» **Work request**
Give the records again exactly, with every character kept.
··· Materials provided ···
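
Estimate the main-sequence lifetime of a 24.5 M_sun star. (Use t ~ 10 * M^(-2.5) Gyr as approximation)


t = 10 * M^(-2.5) = 10 * 24.5^(-2.5) = 0.0034

0.0034 Gyr


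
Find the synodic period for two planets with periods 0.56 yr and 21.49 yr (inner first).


1/P_syn = |1/P1 - 1/P2| = |1/0.56 - 1/21.49| => P_syn = 0.575

0.575 years


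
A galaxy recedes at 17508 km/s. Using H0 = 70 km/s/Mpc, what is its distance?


d = v / H0 = 17508 / 70 = 250.1143

250.1143 Mpc


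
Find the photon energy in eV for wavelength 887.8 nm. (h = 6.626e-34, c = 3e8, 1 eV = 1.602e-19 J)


E = hc/lambda = 6.626e-34 * 3e8 / 8.878e-07 = 2.239e-19 J = 1.3976 eV

1.3976 eV


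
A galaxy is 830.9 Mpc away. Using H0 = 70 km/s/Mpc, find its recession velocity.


v = H0 * d = 70 * 830.9 = 58163.0

58163.0 km/s


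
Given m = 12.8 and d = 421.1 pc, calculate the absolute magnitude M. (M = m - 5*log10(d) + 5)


M = m - 5*log10(d) + 5 = 12.8 - 5*log10(421.1) + 5 = 4.6781

4.6781


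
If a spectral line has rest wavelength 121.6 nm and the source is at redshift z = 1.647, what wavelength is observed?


lam_obs = lam_emit * (1 + z) = 121.6 * (1 + 1.647) = 321.8752

321.8752 nm


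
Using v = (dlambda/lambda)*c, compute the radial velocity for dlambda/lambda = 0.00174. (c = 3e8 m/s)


v = (dlambda/lambda) * c = 0.00174 * 3e8 = 522000.0

522000.0 m/s


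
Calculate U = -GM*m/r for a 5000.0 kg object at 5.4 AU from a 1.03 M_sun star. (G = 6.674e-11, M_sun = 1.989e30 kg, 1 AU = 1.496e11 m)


M = 1.03 * 1.989e30 kg = 2.04867e+30 kg; r = 5.4 AU * 1.496e11 m/AU = 8.0784e+11 m. U = -GM*m/r = -(6.674e-11 * 2.04867e+30 * 5000.0) / 8.0784e+11 = -8.463e+11

-8.463e+11 J


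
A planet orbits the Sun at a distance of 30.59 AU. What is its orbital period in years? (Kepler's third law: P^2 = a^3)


P = a^(3/2) = 30.59^1.5 = 169.1879

169.1879 years


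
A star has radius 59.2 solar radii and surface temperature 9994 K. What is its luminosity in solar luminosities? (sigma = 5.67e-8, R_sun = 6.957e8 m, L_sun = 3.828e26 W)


R = 59.2 * 6.957e8 m = 4.118544e+10 m. L = 4*pi*R^2*sigma*T^4 = 4*pi*(4.118544e+10)^2 * 5.67e-8 * 9994^4 = 1.205695732e+31 W. L/L_sun = 1.205695732e+31 / 3.828e26 = 31496.7537

31496.7537 L_sun


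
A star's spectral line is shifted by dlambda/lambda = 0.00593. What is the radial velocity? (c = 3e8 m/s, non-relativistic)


v = (dlambda/lambda) * c = 0.00593 * 3e8 = 1.779e+06

1.779e+06 m/s


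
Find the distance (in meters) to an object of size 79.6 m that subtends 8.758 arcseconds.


D = size / theta_rad, theta_rad = 8.758 * pi/(180*3600) = 4.246e-05, D = 1.875e+06

1.875e+06 m


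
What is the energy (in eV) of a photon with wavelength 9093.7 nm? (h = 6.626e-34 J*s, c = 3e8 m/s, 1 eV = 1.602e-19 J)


E = hc/lambda = 6.626e-34 * 3e8 / 9.094e-06 = 2.186e-20 J = 0.1364 eV

0.1364 eV


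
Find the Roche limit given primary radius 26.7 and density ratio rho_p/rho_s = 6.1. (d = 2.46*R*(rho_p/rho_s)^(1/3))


d_Roche = 2.46 * 26.7 * 6.1^(1/3) = 120.0115

120.0115


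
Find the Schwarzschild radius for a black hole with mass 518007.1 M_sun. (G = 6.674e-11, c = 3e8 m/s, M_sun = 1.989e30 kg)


M = 518007.1 * 1.989e30 kg = 1.030316122e+36 kg. rs = 2GM/c^2 = 2 * 6.674e-11 * 1.030316122e+36 / (3e8)^2 = 1.528e+09

1.528e+09 m


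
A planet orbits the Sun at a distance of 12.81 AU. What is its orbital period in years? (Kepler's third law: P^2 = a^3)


P = a^(3/2) = 12.81^1.5 = 45.8483

45.8483 years


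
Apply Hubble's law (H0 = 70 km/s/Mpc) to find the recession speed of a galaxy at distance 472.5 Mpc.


v = H0 * d = 70 * 472.5 = 33075.0

33075.0 km/s


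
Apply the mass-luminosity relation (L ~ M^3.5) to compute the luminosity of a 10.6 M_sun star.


L/L_sun = (M/M_sun)^3.5 = 10.6^3.5 = 3877.6672

3877.6672 L_sun


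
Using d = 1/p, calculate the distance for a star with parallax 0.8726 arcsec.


d = 1/p = 1/0.8726 = 1.146

1.146 pc


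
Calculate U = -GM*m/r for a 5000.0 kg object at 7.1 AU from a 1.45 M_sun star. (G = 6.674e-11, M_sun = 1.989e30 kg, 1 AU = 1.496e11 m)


M = 1.45 * 1.989e30 kg = 2.88405e+30 kg; r = 7.1 AU * 1.496e11 m/AU = 1.06216e+12 m. U = -GM*m/r = -(6.674e-11 * 2.88405e+30 * 5000.0) / 1.06216e+12 = -9.061e+11

-9.061e+11 J


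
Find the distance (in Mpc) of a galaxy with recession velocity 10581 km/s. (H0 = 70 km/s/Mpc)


d = v / H0 = 10581 / 70 = 151.1571

151.1571 Mpc


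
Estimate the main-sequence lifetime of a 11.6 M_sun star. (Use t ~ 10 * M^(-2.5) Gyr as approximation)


t = 10 * M^(-2.5) = 10 * 11.6^(-2.5) = 0.0218

0.0218 Gyr


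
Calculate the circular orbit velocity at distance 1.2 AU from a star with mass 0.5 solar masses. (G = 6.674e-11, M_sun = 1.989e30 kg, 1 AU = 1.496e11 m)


v = sqrt(GM/r) = sqrt(6.674e-11 * 9.945e+29 / 1.795e+11) = 19228.2197

19228.2197 m/s


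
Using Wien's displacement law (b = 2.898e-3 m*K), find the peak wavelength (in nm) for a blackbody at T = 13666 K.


lam_max = b / T = 2.898e-3 / 13666 = 2.121e-07 m = 212.0591 nm

212.0591 nm


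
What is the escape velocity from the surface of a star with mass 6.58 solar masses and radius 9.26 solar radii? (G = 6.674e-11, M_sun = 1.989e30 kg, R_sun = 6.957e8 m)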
···
» **Answer below**
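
Estimate the main-sequence lifetime of a 24.5 M_sun star. (Use t ~ 10 * M^(-2.5) Gyr as approximation)


t = 10 * M^(-2.5) = 10 * 24.5^(-2.5) = 0.0034

0.0034 Gyr


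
Find the synodic period for two planets with periods 0.56 yr and 21.49 yr (inner first).


1/P_syn = |1/P1 - 1/P2| = |1/0.56 - 1/21.49| => P_syn = 0.575

0.575 years


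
A galaxy recedes at 17508 km/s. Using H0 = 70 km/s/Mpc, what is its distance?


d = v / H0 = 17508 / 70 = 250.1143

250.1143 Mpc


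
Find the photon energy in eV for wavelength 887.8 nm. (h = 6.626e-34, c = 3e8, 1 eV = 1.602e-19 J)


E = hc/lambda = 6.626e-34 * 3e8 / 8.878e-07 = 2.239e-19 J = 1.3976 eV

1.3976 eV


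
A galaxy is 830.9 Mpc away. Using H0 = 70 km/s/Mpc, find its recession velocity.


v = H0 * d = 70 * 830.9 = 58163.0

58163.0 km/s


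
Given m = 12.8 and d = 421.1 pc, calculate the absolute magnitude M. (M = m - 5*log10(d) + 5)


M = m - 5*log10(d) + 5 = 12.8 - 5*log10(421.1) + 5 = 4.6781

4.6781


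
If a spectral line has rest wavelength 121.6 nm and the source is at redshift z = 1.647, what wavelength is observed?


lam_obs = lam_emit * (1 + z) = 121.6 * (1 + 1.647) = 321.8752

321.8752 nm


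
Using v = (dlambda/lambda)*c, compute the radial velocity for dlambda/lambda = 0.00174. (c = 3e8 m/s)


v = (dlambda/lambda) * c = 0.00174 * 3e8 = 522000.0

522000.0 m/s


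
Calculate U = -GM*m/r for a 5000.0 kg object at 5.4 AU from a 1.03 M_sun star. (G = 6.674e-11, M_sun = 1.989e30 kg, 1 AU = 1.496e11 m)


M = 1.03 * 1.989e30 kg = 2.04867e+30 kg; r = 5.4 AU * 1.496e11 m/AU = 8.0784e+11 m. U = -GM*m/r = -(6.674e-11 * 2.04867e+30 * 5000.0) / 8.0784e+11 = -8.463e+11

-8.463e+11 J


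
A planet orbits the Sun at a distance of 30.59 AU. What is its orbital period in years? (Kepler's third law: P^2 = a^3)


P = a^(3/2) = 30.59^1.5 = 169.1879

169.1879 years


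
A star has radius 59.2 solar radii and surface temperature 9994 K. What is its luminosity in solar luminosities? (sigma = 5.67e-8, R_sun = 6.957e8 m, L_sun = 3.828e26 W)


R = 59.2 * 6.957e8 m = 4.118544e+10 m. L = 4*pi*R^2*sigma*T^4 = 4*pi*(4.118544e+10)^2 * 5.67e-8 * 9994^4 = 1.205695732e+31 W. L/L_sun = 1.205695732e+31 / 3.828e26 = 31496.7537

31496.7537 L_sun


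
A star's spectral line is shifted by dlambda/lambda = 0.00593. What is the radial velocity? (c = 3e8 m/s, non-relativistic)


v = (dlambda/lambda) * c = 0.00593 * 3e8 = 1.779e+06

1.779e+06 m/s


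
Find the distance (in meters) to an object of size 79.6 m that subtends 8.758 arcseconds.


D = size / theta_rad, theta_rad = 8.758 * pi/(180*3600) = 4.246e-05, D = 1.875e+06

1.875e+06 m


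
What is the energy (in eV) of a photon with wavelength 9093.7 nm? (h = 6.626e-34 J*s, c = 3e8 m/s, 1 eV = 1.602e-19 J)


E = hc/lambda = 6.626e-34 * 3e8 / 9.094e-06 = 2.186e-20 J = 0.1364 eV

0.1364 eV


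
Find the Roche limit given primary radius 26.7 and density ratio rho_p/rho_s = 6.1. (d = 2.46*R*(rho_p/rho_s)^(1/3))


d_Roche = 2.46 * 26.7 * 6.1^(1/3) = 120.0115

120.0115


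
Find the Schwarzschild radius for a black hole with mass 518007.1 M_sun. (G = 6.674e-11, c = 3e8 m/s, M_sun = 1.989e30 kg)


M = 518007.1 * 1.989e30 kg = 1.030316122e+36 kg. rs = 2GM/c^2 = 2 * 6.674e-11 * 1.030316122e+36 / (3e8)^2 = 1.528e+09

1.528e+09 m


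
A planet orbits the Sun at a distance of 12.81 AU. What is its orbital period in years? (Kepler's third law: P^2 = a^3)


P = a^(3/2) = 12.81^1.5 = 45.8483

45.8483 years


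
Apply Hubble's law (H0 = 70 km/s/Mpc) to find the recession speed of a galaxy at distance 472.5 Mpc.


v = H0 * d = 70 * 472.5 = 33075.0

33075.0 km/s


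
Apply the mass-luminosity relation (L ~ M^3.5) to compute the luminosity of a 10.6 M_sun star.


L/L_sun = (M/M_sun)^3.5 = 10.6^3.5 = 3877.6672

3877.6672 L_sun


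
Using d = 1/p, calculate the distance for a star with parallax 0.8726 arcsec.


d = 1/p = 1/0.8726 = 1.146

1.146 pc


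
Calculate U = -GM*m/r for a 5000.0 kg object at 7.1 AU from a 1.45 M_sun star. (G = 6.674e-11, M_sun = 1.989e30 kg, 1 AU = 1.496e11 m)


M = 1.45 * 1.989e30 kg = 2.88405e+30 kg; r = 7.1 AU * 1.496e11 m/AU = 1.06216e+12 m. U = -GM*m/r = -(6.674e-11 * 2.88405e+30 * 5000.0) / 1.06216e+12 = -9.061e+11

-9.061e+11 J


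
Find the distance (in Mpc) of a galaxy with recession velocity 10581 km/s. (H0 = 70 km/s/Mpc)


d = v / H0 = 10581 / 70 = 151.1571

151.1571 Mpc


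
Estimate the main-sequence lifetime of a 11.6 M_sun star. (Use t ~ 10 * M^(-2.5) Gyr as approximation)


t = 10 * M^(-2.5) = 10 * 11.6^(-2.5) = 0.0218

0.0218 Gyr


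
Calculate the circular orbit velocity at distance 1.2 AU from a star with mass 0.5 solar masses. (G = 6.674e-11, M_sun = 1.989e30 kg, 1 AU = 1.496e11 m)


v = sqrt(GM/r) = sqrt(6.674e-11 * 9.945e+29 / 1.795e+11) = 19228.2197

19228.2197 m/s


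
Using Wien's displacement law (b = 2.898e-3 m*K), find the peak wavelength (in nm) for a blackbody at T = 13666 K.


lam_max = b / T = 2.898e-3 / 13666 = 2.121e-07 m = 212.0591 nm

212.0591 nm


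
What is the escape velocity from the surface of a star with mass 6.58 solar masses and radius 9.26 solar radii? (G = 6.674e-11, M_sun = 1.989e30 kg, R_sun = 6.957e8 m)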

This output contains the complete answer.